AVAILABLE RECORDS Start Marker

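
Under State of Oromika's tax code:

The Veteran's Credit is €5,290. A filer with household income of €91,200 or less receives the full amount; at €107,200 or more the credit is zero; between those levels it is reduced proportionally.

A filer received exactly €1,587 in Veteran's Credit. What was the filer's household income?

€1,587 is 1,587/5,290 of the full €5,290, so 3,703/5,290 of the €16,000 range has been used: income = €91,200 + €16,000 × 3,703/5,290 = €102,400.

€102,400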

AVAILABLE RECORDS End Marker

■ YOUR OBJECTIVE ■
The lines from the one containing "A filer received" through the final line of the listing above are to be repeated exactly, and nothing else is to be printed.

■ YOUR SOLUTION ■
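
A filer received exactly €1,587 in Veteran's Credit. What was the filer's household income?

€1,587 is 1,587/5,290 of the full €5,290, so 3,703/5,290 of the €16,000 range has been used: income = €91,200 + €16,000 × 3,703/5,290 = €102,400.

€102,400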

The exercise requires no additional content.